Top of Records shown

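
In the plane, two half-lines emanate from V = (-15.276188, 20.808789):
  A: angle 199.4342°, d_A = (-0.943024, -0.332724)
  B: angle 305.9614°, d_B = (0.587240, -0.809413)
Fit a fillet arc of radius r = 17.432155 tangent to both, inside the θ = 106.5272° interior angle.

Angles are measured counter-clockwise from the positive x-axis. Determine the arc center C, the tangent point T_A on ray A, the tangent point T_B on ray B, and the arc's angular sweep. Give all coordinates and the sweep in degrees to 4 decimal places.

center=(-21.7456,0.0409) T_A=(-27.5457,16.4798) T_B=(-7.6357,10.2777) sweep=73.4728

bisector direction at 252.6978° = (-0.297412,-0.954749)
center distance |VC| = r/sin(θ/2) = 17.432155/sin(53.2636°) = 21.752241
C = V + |VC|·bis = (-21.7456,0.0409)
T_A = V + ((C−V)·d_A)·d_A = V + 13.0108·d_A = (-27.5457,16.4798)
T_B = V + ((C−V)·d_B)·d_B = V + 13.0108·d_B = (-7.6357,10.2777)
sweep = 180° − θ = 73.4728°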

Bottom of Records shown

Task details >>
Could you print all of the data above once more, unaltered?

Task response >>
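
In the plane, two half-lines emanate from V = (-15.276188, 20.808789):
  A: angle 199.4342°, d_A = (-0.943024, -0.332724)
  B: angle 305.9614°, d_B = (0.587240, -0.809413)
Fit a fillet arc of radius r = 17.432155 tangent to both, inside the θ = 106.5272° interior angle.

Angles are measured counter-clockwise from the positive x-axis. Determine the arc center C, the tangent point T_A on ray A, the tangent point T_B on ray B, and the arc's angular sweep. Give all coordinates and the sweep in degrees to 4 decimal places.

center=(-21.7456,0.0409) T_A=(-27.5457,16.4798) T_B=(-7.6357,10.2777) sweep=73.4728

bisector direction at 252.6978° = (-0.297412,-0.954749)
center distance |VC| = r/sin(θ/2) = 17.432155/sin(53.2636°) = 21.752241
C = V + |VC|·bis = (-21.7456,0.0409)
T_A = V + ((C−V)·d_A)·d_A = V + 13.0108·d_A = (-27.5457,16.4798)
T_B = V + ((C−V)·d_B)·d_B = V + 13.0108·d_B = (-7.6357,10.2777)
sweep = 180° − θ = 73.4728°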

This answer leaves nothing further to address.